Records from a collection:
##############################

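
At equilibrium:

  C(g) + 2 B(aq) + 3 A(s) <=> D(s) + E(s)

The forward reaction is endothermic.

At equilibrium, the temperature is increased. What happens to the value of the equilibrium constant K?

increases

K depends on temperature via the van 't Hoff relation. The forward reaction is endothermic, so raising T increases K.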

##############################

Each line from the one with "The forward reaction is endothermic." through the end of the entries above is to be returned word for word. Nothing else belongs in the answer.

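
The forward reaction is endothermic.

At equilibrium, the temperature is increased. What happens to the value of the equilibrium constant K?

increases

K depends on temperature via the van 't Hoff relation. The forward reaction is endothermic, so raising T increases K.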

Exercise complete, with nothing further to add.